(Task brief): Bring together all lines of the material below that contain the string "matrix".

(Material shown):
....

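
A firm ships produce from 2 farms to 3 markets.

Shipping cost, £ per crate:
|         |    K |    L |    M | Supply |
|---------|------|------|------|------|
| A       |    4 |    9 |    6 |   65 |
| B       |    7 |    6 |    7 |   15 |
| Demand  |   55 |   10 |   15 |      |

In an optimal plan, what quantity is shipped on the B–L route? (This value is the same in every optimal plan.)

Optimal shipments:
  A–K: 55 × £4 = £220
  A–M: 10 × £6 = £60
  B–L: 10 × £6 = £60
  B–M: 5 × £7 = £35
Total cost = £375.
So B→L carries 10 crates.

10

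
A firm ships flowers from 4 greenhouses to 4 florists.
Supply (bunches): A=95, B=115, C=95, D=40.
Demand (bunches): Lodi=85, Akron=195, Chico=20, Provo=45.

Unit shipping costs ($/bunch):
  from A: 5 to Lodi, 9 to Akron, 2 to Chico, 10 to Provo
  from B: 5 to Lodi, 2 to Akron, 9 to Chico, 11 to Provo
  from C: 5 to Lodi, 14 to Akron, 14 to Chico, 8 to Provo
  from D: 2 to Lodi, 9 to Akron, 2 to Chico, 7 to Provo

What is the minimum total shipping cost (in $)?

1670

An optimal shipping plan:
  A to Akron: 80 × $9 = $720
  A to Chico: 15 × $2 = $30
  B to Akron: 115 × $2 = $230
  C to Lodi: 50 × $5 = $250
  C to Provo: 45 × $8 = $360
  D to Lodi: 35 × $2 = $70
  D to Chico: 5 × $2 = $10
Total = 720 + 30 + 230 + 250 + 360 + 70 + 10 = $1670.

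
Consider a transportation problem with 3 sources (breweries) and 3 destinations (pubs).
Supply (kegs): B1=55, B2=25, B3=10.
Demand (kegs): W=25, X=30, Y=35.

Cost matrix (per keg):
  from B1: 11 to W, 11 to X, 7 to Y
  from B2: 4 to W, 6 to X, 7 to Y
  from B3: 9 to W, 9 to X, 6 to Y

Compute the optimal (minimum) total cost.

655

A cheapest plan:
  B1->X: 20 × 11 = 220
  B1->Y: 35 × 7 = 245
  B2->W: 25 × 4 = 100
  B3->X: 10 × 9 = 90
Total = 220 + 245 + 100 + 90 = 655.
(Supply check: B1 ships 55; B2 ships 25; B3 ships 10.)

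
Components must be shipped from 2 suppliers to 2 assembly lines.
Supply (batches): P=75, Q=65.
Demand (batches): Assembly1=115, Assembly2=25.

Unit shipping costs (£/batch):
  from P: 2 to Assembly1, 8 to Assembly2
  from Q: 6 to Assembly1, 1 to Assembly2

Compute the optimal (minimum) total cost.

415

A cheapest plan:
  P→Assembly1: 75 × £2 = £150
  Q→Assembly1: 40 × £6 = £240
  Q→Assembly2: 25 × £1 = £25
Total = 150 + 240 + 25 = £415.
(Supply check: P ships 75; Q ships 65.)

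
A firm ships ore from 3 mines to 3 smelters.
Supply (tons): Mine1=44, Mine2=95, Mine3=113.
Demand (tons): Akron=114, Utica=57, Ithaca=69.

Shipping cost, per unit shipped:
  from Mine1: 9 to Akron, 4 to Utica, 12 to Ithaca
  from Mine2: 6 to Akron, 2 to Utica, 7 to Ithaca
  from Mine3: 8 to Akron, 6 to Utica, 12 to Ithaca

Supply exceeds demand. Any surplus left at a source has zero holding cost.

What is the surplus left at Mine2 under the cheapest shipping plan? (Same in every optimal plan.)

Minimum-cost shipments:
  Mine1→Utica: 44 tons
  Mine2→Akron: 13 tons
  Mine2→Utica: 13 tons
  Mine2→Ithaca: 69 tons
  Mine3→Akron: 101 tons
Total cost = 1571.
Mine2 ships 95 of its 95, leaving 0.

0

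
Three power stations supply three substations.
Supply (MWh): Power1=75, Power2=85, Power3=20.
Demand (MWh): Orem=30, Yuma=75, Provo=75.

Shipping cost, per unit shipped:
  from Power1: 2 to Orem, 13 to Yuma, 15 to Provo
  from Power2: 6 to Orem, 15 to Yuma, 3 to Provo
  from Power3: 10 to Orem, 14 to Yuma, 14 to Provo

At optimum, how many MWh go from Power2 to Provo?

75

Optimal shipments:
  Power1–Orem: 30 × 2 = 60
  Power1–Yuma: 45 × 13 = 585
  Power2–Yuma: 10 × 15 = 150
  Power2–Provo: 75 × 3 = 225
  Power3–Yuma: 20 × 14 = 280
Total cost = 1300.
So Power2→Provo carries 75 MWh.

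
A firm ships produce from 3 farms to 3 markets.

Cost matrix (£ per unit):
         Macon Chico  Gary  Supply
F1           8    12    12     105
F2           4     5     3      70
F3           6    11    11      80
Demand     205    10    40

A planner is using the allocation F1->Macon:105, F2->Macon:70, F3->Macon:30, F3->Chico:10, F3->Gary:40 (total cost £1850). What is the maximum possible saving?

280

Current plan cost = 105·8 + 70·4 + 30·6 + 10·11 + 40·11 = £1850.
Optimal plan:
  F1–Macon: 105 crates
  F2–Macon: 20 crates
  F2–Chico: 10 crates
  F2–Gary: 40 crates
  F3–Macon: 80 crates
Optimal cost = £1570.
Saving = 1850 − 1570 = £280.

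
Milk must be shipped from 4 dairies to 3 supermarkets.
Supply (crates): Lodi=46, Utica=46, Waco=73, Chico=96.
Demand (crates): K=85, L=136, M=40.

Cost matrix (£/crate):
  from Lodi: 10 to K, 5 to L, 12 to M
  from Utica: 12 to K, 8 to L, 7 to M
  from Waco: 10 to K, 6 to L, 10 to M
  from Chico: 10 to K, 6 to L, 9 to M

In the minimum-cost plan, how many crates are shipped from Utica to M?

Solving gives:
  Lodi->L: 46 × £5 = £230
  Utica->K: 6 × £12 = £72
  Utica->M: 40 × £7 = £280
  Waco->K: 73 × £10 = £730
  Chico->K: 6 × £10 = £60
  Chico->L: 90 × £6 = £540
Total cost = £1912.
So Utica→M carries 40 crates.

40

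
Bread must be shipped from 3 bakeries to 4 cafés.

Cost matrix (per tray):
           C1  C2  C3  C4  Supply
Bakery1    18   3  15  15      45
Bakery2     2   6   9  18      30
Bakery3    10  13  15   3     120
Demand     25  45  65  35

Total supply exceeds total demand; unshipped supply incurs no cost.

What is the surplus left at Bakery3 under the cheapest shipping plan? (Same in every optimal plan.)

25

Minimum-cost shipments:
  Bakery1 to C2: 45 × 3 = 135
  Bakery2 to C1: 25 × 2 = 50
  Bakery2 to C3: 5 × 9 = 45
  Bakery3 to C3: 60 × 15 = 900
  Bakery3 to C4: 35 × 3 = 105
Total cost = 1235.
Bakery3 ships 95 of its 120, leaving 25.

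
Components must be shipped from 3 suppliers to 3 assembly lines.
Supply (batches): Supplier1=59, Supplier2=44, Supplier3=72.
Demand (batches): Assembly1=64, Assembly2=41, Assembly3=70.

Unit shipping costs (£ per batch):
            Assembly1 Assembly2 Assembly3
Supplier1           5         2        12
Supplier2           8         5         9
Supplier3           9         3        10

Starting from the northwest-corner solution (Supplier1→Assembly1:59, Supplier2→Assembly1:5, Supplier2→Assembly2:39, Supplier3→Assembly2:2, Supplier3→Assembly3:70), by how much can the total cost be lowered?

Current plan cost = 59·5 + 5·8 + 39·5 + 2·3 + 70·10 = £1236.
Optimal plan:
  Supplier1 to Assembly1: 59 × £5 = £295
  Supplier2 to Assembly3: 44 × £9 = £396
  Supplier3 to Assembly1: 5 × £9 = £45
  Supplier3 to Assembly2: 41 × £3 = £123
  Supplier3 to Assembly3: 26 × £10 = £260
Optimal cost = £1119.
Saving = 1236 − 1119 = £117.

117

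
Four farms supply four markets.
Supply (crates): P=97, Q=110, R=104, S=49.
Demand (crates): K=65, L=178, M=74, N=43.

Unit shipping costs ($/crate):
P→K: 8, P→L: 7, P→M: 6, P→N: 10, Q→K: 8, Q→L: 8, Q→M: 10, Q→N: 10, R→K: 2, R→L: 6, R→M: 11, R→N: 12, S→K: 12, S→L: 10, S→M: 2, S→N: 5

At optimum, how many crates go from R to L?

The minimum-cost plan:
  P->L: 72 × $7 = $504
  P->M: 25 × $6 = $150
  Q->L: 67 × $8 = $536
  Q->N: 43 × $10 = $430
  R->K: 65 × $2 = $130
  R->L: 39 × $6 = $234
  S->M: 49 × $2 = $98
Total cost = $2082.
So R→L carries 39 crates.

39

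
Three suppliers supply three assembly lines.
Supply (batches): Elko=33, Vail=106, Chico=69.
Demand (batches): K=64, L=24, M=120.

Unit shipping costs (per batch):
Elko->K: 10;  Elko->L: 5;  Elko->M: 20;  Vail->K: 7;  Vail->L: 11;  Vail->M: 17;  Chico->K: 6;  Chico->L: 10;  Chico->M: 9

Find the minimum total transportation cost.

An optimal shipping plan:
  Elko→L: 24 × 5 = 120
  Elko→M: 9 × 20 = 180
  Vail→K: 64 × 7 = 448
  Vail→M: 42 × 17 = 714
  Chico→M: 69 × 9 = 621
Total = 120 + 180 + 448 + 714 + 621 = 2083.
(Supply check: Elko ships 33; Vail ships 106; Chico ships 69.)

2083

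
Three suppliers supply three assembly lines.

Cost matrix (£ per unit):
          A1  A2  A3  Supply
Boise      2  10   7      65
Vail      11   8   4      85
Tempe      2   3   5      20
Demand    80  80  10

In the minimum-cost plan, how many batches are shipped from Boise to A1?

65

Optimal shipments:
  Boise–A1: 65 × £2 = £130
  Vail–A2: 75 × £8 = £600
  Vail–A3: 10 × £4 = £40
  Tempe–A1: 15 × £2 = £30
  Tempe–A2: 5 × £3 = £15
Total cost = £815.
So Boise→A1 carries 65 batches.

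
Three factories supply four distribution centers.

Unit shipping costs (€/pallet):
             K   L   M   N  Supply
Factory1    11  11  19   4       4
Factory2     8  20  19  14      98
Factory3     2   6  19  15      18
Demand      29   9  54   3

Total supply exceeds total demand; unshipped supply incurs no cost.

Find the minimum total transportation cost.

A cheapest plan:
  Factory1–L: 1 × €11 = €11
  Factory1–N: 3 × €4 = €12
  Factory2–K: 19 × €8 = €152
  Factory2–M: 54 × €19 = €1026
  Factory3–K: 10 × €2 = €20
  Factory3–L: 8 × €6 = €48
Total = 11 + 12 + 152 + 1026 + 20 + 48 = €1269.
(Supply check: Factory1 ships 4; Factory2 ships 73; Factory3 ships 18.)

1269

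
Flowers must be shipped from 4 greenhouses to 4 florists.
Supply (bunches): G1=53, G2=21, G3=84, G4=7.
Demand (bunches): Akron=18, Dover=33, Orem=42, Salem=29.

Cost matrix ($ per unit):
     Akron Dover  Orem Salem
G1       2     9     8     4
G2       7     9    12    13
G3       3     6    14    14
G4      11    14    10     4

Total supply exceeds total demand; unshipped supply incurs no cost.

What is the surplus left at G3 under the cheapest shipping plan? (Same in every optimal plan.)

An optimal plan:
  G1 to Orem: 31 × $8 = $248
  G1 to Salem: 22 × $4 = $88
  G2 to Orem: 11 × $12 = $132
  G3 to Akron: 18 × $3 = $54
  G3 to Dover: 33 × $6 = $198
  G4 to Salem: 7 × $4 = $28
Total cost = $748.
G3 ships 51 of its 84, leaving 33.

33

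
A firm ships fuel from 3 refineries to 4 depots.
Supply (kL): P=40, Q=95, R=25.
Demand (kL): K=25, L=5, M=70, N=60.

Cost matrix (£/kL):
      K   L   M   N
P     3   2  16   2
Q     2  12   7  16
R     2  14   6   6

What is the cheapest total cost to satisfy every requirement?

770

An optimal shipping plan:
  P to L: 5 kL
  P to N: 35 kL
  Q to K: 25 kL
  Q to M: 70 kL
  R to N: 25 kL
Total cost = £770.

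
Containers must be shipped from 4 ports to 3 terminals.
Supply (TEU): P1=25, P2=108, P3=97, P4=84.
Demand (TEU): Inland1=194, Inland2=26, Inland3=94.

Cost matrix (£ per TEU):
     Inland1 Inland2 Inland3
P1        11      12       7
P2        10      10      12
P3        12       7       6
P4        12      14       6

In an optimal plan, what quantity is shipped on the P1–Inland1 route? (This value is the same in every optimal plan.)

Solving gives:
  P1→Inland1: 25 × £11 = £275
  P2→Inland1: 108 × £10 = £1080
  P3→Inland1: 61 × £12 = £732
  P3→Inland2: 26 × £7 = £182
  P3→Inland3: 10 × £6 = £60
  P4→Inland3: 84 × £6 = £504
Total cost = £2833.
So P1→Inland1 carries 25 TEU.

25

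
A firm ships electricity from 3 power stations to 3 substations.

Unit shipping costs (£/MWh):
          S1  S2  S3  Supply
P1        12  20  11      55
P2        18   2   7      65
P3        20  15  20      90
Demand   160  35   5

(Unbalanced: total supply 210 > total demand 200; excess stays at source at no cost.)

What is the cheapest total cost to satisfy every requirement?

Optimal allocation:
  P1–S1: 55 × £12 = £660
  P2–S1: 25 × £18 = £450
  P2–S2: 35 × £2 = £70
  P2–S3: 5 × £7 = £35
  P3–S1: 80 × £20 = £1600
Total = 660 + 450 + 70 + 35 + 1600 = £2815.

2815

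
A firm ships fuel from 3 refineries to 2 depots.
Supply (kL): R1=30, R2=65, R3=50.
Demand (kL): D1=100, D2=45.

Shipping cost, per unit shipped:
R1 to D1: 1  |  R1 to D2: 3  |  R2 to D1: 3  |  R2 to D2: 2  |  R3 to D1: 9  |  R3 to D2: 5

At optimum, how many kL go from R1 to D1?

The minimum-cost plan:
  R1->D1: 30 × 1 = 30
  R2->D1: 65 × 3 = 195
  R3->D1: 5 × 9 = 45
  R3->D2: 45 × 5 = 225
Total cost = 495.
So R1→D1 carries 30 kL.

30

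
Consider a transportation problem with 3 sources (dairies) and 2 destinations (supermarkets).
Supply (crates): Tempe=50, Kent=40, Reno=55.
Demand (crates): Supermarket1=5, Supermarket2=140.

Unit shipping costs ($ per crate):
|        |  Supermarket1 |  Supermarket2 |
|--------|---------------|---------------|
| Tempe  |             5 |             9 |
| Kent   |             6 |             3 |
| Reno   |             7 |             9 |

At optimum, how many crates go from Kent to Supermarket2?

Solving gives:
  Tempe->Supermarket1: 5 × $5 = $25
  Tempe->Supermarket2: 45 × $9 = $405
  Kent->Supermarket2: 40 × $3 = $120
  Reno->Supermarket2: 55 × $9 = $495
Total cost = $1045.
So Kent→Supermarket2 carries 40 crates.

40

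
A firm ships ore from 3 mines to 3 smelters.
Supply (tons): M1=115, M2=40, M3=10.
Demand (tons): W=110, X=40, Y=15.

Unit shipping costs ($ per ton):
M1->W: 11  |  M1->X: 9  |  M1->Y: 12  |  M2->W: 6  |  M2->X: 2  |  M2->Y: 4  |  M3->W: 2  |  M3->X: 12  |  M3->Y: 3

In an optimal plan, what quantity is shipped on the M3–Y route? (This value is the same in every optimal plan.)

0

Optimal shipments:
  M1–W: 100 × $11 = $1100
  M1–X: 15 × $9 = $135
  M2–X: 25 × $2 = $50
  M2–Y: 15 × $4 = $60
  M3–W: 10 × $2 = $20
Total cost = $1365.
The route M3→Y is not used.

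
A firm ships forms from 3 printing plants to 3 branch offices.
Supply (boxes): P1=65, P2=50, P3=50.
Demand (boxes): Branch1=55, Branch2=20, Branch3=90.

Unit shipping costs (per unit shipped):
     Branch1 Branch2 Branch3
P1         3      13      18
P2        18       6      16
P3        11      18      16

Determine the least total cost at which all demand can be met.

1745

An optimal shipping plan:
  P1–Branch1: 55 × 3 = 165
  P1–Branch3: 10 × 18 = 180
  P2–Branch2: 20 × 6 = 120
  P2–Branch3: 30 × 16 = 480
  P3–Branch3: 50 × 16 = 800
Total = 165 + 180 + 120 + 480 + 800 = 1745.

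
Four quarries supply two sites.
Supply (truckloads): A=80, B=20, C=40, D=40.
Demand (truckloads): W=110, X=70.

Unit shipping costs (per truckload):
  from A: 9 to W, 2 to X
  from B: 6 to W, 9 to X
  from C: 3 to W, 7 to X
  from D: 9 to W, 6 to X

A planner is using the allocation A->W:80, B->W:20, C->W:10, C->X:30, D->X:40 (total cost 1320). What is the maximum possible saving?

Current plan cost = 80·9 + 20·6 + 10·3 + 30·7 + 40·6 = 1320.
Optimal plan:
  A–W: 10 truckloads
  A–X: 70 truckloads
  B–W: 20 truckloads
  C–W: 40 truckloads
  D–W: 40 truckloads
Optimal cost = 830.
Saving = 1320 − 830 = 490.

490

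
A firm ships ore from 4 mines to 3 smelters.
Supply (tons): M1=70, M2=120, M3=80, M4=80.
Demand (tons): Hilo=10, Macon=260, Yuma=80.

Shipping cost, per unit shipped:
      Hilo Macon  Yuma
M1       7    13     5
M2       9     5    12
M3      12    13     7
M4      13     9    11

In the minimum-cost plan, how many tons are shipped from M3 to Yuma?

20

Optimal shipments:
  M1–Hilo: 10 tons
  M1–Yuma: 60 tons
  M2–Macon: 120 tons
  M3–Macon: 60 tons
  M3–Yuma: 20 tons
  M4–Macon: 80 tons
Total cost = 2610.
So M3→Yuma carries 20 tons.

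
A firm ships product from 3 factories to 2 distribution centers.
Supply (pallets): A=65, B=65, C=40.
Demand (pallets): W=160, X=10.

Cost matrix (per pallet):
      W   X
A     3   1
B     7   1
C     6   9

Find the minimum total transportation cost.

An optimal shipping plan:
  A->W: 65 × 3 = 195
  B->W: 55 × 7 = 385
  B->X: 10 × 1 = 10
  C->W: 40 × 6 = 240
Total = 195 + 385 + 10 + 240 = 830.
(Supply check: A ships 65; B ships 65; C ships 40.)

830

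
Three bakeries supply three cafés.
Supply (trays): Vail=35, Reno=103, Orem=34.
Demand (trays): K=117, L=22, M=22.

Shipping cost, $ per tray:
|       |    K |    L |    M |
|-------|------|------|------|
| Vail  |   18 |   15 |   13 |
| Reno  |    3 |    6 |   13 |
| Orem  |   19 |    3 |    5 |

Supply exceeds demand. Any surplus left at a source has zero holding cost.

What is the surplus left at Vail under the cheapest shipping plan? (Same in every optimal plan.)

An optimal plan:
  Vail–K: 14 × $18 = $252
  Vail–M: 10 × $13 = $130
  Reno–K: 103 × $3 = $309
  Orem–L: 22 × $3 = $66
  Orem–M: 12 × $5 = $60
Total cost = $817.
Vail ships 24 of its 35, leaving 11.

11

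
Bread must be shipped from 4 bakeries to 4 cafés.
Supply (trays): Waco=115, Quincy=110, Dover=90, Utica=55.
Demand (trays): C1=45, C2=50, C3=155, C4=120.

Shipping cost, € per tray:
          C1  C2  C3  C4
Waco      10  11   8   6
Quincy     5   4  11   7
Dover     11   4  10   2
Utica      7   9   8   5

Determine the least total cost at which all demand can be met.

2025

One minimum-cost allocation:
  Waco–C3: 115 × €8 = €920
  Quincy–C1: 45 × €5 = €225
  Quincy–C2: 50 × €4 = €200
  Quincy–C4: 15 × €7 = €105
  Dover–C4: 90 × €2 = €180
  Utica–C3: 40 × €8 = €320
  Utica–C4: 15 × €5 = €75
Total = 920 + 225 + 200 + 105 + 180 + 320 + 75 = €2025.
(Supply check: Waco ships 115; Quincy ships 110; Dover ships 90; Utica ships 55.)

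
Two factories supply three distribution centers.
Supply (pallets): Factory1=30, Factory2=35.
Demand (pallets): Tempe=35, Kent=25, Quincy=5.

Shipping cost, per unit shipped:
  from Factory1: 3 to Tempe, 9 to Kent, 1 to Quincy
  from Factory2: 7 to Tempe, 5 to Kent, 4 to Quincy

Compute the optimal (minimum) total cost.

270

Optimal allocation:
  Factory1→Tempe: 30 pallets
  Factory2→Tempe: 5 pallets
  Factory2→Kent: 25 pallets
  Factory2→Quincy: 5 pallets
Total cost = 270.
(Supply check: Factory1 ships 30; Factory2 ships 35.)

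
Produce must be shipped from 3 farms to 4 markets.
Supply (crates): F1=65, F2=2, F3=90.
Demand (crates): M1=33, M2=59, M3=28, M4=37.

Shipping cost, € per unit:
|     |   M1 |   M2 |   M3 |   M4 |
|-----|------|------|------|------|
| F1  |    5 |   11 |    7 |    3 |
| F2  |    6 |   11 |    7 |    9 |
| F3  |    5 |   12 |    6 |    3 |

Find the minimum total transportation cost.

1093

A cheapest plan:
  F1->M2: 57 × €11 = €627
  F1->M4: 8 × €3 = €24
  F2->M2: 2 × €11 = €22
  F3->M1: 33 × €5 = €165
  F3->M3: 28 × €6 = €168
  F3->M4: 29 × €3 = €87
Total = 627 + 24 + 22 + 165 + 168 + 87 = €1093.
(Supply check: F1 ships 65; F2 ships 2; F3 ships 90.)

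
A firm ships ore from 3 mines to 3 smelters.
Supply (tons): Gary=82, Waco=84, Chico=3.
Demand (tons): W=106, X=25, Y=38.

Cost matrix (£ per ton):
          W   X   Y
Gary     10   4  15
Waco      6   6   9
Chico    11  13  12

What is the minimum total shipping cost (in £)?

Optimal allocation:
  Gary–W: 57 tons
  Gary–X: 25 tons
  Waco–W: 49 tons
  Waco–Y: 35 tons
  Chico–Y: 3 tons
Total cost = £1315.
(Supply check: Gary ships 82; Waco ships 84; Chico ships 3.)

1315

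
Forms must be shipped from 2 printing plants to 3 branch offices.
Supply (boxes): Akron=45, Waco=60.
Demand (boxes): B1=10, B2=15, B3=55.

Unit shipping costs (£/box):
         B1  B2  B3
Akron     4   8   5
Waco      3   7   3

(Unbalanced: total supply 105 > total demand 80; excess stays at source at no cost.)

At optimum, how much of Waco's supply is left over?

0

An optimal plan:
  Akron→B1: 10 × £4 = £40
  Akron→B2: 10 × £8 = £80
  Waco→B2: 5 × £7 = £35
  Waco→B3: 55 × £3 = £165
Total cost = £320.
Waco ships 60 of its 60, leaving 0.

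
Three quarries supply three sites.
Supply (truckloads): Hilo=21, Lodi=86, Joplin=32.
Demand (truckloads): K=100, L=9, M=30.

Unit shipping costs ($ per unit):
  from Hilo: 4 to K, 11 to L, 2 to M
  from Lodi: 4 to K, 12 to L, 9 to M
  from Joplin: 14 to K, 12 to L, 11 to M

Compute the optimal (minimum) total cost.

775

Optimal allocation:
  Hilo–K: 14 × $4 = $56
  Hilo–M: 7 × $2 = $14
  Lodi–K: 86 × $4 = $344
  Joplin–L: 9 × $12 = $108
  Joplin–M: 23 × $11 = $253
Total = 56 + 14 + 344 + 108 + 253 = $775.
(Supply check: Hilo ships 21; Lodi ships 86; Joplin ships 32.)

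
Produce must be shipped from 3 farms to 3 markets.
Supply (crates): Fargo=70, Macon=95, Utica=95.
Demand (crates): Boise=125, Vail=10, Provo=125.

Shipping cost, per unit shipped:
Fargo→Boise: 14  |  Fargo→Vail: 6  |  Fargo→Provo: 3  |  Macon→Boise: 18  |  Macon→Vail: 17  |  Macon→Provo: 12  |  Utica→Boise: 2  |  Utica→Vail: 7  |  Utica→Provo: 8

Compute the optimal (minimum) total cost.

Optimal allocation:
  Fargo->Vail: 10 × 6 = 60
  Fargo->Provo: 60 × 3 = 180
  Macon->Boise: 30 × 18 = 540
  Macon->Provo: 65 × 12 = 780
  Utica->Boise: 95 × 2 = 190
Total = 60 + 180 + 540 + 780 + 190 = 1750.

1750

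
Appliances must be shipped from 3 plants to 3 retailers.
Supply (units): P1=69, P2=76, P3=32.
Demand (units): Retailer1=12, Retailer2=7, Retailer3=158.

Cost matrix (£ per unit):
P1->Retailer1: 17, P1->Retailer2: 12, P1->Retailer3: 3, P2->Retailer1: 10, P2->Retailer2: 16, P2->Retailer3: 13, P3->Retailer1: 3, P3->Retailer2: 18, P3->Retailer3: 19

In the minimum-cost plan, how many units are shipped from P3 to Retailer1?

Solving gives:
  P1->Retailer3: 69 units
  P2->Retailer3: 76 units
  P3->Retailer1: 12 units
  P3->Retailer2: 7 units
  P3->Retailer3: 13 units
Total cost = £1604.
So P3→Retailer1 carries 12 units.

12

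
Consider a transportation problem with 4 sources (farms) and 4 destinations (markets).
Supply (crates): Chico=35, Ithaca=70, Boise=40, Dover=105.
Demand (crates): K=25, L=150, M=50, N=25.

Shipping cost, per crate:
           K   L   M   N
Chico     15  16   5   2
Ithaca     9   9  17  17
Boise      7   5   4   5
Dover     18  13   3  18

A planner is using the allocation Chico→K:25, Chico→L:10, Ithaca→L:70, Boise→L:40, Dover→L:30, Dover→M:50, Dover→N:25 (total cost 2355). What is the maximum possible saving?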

....

(Output for this exercise):
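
Cost matrix (per keg):
Cost matrix (£ per unit):
Cost matrix (£/crate):
Cost matrix (per tray):
Cost matrix (£ per unit):
Cost matrix ($ per unit):
Cost matrix (£/kL):
Cost matrix (£ per TEU):
Cost matrix (per pallet):
Cost matrix (£ per ton):
Cost matrix (£ per unit):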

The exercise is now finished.